**WHAT YOU SHOULD DO**
Copy out the line that contains "Conventions: path statistics" and the lines after it through the final one in the entries below, exactly, with no other lines.

#### EXTRACTED MATERIAL ####

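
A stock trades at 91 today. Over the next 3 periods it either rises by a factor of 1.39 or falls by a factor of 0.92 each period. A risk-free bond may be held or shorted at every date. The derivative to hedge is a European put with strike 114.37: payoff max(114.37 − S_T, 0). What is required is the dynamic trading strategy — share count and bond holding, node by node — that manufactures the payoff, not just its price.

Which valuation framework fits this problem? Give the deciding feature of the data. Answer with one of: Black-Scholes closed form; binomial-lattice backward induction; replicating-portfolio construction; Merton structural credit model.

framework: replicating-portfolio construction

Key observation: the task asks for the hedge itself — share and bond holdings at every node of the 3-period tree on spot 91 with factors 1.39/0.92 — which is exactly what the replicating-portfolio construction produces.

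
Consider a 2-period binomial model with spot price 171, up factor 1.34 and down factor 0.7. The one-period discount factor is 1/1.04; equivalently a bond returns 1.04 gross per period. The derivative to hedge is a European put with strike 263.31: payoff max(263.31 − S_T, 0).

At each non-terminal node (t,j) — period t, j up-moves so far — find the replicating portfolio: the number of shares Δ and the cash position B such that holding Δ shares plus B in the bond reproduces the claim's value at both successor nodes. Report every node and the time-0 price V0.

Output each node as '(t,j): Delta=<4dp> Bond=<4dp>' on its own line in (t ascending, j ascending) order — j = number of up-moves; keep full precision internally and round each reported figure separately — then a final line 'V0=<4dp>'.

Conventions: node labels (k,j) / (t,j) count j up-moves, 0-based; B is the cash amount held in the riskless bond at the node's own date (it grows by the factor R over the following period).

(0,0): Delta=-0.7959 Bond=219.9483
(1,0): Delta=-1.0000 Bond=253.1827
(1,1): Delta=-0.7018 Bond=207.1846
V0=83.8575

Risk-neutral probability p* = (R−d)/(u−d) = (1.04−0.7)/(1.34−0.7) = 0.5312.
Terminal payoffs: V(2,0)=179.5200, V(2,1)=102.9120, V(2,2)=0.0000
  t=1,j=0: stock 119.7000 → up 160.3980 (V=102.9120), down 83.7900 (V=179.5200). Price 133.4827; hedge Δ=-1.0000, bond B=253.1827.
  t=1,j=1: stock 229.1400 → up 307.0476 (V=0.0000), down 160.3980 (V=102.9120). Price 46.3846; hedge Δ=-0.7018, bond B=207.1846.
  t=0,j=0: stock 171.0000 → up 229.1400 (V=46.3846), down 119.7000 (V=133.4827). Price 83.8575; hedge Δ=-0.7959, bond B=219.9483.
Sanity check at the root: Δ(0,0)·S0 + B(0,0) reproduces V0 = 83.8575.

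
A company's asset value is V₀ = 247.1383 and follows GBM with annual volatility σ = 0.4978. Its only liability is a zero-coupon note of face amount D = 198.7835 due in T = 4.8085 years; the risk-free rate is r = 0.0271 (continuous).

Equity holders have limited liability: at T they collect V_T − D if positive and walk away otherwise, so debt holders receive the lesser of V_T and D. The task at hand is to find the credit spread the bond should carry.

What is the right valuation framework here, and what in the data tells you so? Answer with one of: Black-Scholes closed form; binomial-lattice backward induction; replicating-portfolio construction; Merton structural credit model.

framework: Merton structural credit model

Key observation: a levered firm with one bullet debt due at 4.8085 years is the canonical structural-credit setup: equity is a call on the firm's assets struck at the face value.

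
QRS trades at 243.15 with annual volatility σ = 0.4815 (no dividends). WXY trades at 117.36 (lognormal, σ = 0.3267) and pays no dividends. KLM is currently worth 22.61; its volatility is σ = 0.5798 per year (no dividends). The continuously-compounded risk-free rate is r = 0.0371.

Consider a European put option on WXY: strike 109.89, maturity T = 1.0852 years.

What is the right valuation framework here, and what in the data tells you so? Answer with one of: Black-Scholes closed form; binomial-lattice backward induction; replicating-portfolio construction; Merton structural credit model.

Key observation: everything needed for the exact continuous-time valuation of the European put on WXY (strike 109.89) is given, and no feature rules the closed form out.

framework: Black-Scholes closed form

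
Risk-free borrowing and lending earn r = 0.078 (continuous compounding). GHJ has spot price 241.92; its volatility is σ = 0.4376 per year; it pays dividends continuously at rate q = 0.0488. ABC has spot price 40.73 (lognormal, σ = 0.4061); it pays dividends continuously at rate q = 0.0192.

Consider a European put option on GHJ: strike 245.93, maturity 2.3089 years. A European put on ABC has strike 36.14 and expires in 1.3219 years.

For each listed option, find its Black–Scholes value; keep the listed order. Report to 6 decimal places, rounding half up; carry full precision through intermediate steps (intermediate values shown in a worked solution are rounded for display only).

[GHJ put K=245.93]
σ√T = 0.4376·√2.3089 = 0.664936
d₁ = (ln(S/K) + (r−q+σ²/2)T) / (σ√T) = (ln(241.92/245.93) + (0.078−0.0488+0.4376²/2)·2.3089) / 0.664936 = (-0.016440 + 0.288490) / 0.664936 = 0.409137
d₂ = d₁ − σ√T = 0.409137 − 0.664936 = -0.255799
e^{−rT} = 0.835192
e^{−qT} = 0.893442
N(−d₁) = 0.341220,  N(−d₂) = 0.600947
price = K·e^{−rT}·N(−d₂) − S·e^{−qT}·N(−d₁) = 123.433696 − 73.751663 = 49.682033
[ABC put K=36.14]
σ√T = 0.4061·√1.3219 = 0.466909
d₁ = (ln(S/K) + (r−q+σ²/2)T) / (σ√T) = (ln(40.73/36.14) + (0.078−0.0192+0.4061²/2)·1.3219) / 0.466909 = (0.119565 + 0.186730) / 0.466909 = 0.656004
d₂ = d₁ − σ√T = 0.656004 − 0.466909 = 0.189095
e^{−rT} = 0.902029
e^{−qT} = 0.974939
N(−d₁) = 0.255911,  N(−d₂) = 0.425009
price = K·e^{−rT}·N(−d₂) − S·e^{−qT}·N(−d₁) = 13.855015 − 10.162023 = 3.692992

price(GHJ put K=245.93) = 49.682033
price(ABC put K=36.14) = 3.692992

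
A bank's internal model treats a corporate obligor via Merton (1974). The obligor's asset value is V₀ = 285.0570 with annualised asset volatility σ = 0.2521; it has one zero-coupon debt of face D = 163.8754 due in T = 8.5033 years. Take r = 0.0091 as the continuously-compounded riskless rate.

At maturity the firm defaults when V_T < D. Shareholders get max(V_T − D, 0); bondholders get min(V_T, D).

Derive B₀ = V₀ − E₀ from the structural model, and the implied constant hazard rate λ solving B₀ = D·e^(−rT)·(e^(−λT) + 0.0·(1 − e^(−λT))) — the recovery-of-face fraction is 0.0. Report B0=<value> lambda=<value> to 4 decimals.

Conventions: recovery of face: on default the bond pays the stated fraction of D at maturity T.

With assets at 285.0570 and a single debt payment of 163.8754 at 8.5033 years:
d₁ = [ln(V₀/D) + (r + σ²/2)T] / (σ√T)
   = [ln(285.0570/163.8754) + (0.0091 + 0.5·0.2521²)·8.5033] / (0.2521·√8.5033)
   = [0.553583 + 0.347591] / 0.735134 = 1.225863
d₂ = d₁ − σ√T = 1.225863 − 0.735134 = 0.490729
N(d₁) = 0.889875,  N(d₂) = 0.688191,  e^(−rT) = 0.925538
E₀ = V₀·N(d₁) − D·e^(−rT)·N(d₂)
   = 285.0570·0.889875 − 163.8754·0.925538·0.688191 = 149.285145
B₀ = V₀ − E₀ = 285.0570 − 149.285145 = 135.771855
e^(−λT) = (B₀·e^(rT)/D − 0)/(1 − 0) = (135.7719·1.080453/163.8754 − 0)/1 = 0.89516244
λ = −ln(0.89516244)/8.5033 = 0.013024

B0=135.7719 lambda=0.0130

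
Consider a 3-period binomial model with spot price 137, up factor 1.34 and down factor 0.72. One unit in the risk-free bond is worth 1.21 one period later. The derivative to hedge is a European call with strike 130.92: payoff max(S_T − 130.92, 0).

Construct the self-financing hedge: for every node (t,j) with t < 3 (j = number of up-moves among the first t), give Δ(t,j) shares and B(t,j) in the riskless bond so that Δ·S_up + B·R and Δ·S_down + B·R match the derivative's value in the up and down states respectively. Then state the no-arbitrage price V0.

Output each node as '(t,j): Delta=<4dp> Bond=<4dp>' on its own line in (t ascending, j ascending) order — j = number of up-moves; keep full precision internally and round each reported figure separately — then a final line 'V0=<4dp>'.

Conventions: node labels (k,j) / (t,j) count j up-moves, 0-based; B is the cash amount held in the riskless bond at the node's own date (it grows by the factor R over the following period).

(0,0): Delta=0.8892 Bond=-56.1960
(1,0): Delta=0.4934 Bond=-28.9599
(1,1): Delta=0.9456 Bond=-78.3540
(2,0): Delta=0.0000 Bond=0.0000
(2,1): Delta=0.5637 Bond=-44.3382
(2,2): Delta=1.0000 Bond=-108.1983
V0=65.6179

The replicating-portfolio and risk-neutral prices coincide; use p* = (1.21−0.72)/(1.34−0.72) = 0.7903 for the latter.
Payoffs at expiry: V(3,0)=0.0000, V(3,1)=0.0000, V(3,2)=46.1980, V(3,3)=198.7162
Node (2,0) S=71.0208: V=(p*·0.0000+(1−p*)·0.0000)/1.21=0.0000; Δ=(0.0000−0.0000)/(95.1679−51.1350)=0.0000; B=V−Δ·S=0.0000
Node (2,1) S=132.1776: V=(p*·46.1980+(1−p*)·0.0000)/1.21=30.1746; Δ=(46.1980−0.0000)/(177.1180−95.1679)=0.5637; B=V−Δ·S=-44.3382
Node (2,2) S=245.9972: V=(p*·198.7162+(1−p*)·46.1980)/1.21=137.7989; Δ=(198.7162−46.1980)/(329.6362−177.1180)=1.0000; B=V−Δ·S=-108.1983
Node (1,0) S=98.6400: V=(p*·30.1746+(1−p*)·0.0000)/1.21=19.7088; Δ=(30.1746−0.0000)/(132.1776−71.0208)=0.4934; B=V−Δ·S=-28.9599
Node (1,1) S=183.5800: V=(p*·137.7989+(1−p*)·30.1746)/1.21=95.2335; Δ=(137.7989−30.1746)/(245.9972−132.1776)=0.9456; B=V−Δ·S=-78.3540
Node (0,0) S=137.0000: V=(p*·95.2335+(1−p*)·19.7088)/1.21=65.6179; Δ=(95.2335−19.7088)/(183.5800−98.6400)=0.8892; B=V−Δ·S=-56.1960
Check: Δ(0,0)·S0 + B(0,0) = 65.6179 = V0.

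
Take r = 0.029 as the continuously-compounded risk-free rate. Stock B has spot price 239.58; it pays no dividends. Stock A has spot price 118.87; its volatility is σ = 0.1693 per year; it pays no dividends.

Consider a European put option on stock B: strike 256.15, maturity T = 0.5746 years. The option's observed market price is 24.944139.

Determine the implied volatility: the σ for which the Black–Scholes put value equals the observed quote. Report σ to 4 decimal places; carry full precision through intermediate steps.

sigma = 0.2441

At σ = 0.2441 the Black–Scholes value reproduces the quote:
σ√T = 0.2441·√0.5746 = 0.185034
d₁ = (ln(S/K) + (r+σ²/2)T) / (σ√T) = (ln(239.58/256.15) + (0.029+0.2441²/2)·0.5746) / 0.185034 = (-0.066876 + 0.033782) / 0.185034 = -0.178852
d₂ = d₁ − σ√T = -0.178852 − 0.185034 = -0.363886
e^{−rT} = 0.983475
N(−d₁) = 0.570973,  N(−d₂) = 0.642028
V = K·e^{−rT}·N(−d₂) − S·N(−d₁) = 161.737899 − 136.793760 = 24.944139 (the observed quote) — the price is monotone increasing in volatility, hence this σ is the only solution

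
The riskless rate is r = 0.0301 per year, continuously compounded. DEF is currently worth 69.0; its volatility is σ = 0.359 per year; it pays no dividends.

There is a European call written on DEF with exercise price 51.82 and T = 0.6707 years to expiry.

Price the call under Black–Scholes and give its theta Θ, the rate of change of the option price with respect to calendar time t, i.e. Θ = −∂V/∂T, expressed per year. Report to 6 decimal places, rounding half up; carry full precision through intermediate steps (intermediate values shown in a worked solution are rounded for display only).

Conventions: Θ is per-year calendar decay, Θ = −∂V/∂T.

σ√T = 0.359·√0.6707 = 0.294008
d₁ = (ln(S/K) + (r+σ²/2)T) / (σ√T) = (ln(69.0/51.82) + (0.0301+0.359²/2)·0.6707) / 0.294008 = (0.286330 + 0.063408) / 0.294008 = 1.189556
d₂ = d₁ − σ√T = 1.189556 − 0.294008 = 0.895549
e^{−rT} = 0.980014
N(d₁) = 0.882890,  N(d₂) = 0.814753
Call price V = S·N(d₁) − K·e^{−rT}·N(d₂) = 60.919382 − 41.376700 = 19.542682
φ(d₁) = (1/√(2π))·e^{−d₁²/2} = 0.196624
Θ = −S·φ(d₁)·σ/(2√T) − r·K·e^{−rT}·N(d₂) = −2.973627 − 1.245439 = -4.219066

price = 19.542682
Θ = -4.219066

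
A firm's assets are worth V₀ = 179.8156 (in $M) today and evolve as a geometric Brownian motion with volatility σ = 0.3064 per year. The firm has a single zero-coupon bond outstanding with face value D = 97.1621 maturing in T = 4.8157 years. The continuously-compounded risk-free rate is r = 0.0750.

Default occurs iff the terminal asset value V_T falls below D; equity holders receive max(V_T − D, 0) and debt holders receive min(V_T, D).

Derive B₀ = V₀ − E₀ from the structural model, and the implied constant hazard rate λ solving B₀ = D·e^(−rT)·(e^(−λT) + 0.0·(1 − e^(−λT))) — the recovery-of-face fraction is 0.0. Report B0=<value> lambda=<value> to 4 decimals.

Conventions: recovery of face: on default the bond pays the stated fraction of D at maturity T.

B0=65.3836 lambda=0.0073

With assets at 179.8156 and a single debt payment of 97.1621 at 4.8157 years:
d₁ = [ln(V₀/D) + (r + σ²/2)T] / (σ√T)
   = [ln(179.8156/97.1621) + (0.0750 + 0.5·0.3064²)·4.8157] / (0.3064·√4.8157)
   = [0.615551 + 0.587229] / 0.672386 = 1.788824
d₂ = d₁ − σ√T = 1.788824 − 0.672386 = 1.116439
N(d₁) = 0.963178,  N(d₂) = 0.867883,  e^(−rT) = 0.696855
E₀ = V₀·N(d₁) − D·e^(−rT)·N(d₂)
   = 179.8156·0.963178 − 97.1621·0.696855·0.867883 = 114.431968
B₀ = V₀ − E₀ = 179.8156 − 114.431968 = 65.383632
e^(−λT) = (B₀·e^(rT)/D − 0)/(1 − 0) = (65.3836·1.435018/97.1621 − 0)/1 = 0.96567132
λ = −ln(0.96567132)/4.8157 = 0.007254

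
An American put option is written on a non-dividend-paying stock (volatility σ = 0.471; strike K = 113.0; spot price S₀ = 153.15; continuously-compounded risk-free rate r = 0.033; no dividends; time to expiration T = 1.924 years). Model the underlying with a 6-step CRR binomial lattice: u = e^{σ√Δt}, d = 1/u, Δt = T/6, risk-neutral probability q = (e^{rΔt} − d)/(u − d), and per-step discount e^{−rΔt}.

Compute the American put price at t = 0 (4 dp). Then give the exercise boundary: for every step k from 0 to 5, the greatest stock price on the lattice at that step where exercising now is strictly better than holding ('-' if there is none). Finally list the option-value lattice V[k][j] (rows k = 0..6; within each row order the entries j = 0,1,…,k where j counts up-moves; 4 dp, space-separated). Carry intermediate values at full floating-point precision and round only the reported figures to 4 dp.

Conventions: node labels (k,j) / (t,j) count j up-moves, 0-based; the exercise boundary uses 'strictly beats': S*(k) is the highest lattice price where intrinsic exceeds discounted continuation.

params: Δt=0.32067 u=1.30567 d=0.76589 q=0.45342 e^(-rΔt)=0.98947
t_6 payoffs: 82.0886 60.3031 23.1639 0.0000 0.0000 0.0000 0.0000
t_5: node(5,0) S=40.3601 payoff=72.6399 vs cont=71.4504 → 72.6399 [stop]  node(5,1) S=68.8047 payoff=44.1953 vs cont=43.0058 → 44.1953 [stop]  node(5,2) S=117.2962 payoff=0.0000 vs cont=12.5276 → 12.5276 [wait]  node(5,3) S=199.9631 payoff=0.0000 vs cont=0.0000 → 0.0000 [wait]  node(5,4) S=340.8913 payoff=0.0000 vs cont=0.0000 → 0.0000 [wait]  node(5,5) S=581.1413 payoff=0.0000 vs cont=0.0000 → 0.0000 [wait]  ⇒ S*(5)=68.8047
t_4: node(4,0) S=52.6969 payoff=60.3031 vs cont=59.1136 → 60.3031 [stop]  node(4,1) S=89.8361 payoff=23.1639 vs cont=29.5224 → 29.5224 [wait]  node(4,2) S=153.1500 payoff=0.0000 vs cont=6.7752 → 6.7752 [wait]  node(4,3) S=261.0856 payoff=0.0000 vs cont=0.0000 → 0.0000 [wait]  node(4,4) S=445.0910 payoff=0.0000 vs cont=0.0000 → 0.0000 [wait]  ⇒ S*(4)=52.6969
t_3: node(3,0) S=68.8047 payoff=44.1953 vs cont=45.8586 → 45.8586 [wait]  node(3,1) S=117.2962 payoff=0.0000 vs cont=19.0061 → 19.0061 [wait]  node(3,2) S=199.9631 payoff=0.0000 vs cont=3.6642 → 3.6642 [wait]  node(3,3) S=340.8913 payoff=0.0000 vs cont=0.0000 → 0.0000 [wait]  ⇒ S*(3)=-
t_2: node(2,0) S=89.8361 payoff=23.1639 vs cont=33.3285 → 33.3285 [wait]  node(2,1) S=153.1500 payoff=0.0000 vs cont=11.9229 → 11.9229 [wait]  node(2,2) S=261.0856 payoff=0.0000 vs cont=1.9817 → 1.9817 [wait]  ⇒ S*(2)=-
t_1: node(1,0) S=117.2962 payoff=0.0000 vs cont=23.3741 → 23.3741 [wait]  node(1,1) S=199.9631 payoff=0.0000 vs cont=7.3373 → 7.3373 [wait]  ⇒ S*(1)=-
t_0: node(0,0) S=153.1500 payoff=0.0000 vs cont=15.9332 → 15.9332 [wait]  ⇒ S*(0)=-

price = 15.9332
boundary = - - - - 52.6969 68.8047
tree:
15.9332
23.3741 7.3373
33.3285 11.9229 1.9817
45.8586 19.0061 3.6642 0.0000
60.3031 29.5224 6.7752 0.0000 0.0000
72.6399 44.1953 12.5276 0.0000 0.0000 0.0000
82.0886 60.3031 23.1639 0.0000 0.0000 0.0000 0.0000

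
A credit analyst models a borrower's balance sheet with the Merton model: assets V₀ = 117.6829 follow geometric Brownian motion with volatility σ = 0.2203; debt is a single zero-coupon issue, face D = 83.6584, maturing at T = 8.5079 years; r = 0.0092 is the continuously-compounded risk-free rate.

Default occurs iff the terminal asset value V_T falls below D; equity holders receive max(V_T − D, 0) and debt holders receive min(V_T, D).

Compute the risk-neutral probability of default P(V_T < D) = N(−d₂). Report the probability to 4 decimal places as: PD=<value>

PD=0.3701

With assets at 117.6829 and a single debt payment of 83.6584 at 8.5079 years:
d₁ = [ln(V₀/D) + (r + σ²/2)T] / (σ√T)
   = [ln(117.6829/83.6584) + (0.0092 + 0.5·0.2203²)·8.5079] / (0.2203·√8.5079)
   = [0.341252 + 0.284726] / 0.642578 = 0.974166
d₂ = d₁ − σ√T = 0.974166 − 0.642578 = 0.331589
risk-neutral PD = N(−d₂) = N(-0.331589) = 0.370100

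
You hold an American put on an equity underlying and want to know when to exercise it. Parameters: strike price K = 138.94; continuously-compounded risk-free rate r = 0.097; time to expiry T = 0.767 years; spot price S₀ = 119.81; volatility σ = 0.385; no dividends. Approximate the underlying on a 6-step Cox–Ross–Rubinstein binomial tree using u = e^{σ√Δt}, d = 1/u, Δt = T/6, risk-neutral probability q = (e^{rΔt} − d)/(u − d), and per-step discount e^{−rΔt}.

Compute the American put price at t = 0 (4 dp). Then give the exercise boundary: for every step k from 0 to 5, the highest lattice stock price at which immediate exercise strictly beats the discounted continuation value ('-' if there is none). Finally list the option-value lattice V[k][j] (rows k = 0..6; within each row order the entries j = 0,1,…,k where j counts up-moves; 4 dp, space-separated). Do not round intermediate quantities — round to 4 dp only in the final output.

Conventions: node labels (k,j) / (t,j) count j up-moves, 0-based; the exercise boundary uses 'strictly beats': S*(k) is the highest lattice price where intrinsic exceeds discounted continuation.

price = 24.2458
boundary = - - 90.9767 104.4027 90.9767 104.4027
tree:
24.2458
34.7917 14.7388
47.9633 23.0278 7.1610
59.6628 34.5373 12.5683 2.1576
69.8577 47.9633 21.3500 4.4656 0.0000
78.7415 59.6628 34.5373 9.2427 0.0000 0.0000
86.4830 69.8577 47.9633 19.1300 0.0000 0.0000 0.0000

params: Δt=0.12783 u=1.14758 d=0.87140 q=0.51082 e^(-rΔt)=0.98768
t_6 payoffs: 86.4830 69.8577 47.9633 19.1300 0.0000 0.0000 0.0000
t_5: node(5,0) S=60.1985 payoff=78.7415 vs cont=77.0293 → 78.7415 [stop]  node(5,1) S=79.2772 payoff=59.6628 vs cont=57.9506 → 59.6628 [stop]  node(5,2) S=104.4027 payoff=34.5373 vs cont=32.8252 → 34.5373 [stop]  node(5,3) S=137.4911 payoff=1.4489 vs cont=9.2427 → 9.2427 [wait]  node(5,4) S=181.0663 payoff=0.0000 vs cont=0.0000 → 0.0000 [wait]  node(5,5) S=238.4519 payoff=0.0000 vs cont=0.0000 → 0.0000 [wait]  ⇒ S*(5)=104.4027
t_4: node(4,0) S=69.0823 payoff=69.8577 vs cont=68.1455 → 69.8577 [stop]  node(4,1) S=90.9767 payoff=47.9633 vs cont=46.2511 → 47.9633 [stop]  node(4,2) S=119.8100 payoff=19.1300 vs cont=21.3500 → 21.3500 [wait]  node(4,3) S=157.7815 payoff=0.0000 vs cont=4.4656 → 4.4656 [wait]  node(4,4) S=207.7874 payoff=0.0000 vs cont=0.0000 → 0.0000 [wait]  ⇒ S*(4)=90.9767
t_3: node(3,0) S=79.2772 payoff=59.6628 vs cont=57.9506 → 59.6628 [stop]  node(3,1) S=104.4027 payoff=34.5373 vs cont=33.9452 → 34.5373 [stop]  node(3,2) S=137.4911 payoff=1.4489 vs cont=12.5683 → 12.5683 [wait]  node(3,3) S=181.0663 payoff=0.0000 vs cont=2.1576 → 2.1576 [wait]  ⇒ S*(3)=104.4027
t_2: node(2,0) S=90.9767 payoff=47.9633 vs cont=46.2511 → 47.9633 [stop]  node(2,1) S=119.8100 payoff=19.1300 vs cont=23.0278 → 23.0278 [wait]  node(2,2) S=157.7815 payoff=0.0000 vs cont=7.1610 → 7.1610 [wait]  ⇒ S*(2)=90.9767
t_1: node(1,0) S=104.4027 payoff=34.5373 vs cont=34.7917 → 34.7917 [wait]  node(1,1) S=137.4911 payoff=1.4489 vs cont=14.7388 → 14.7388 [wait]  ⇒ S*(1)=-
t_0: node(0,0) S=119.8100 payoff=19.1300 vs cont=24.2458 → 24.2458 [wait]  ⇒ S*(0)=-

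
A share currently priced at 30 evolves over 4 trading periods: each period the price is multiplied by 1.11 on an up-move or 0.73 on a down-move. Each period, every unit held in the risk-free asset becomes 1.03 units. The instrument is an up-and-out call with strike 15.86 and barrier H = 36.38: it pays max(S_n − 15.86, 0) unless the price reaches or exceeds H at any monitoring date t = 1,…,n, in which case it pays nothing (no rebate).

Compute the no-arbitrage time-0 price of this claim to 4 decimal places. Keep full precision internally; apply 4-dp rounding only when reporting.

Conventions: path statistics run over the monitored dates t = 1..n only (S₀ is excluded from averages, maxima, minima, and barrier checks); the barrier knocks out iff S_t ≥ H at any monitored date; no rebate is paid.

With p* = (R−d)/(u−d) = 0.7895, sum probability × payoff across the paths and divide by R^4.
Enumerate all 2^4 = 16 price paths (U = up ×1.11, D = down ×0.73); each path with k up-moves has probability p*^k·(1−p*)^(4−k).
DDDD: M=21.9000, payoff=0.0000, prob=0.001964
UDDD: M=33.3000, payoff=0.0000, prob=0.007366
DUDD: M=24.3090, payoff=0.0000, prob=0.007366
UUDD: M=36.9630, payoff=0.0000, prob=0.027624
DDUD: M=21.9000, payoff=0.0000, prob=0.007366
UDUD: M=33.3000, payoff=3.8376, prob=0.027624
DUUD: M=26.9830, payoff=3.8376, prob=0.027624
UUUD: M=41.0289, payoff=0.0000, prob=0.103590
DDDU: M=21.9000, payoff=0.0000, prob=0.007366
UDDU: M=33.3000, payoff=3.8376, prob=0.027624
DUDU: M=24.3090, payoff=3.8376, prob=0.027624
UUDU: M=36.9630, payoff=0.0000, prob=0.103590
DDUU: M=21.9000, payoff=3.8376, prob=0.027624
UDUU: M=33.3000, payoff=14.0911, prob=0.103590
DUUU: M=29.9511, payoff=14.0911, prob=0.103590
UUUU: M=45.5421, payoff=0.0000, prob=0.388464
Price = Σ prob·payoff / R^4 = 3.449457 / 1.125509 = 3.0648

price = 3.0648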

####

**RESPONSE**
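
Conventions: path statistics run over the monitored dates t = 1..n only (S₀ is excluded from averages, maxima, minima, and barrier checks); the barrier knocks out iff S_t ≥ H at any monitored date; no rebate is paid.

With p* = (R−d)/(u−d) = 0.7895, sum probability × payoff across the paths and divide by R^4.
Enumerate all 2^4 = 16 price paths (U = up ×1.11, D = down ×0.73); each path with k up-moves has probability p*^k·(1−p*)^(4−k).
DDDD: M=21.9000, payoff=0.0000, prob=0.001964
UDDD: M=33.3000, payoff=0.0000, prob=0.007366
DUDD: M=24.3090, payoff=0.0000, prob=0.007366
UUDD: M=36.9630, payoff=0.0000, prob=0.027624
DDUD: M=21.9000, payoff=0.0000, prob=0.007366
UDUD: M=33.3000, payoff=3.8376, prob=0.027624
DUUD: M=26.9830, payoff=3.8376, prob=0.027624
UUUD: M=41.0289, payoff=0.0000, prob=0.103590
DDDU: M=21.9000, payoff=0.0000, prob=0.007366
UDDU: M=33.3000, payoff=3.8376, prob=0.027624
DUDU: M=24.3090, payoff=3.8376, prob=0.027624
UUDU: M=36.9630, payoff=0.0000, prob=0.103590
DDUU: M=21.9000, payoff=3.8376, prob=0.027624
UDUU: M=33.3000, payoff=14.0911, prob=0.103590
DUUU: M=29.9511, payoff=14.0911, prob=0.103590
UUUU: M=45.5421, payoff=0.0000, prob=0.388464
Price = Σ prob·payoff / R^4 = 3.449457 / 1.125509 = 3.0648

price = 3.0648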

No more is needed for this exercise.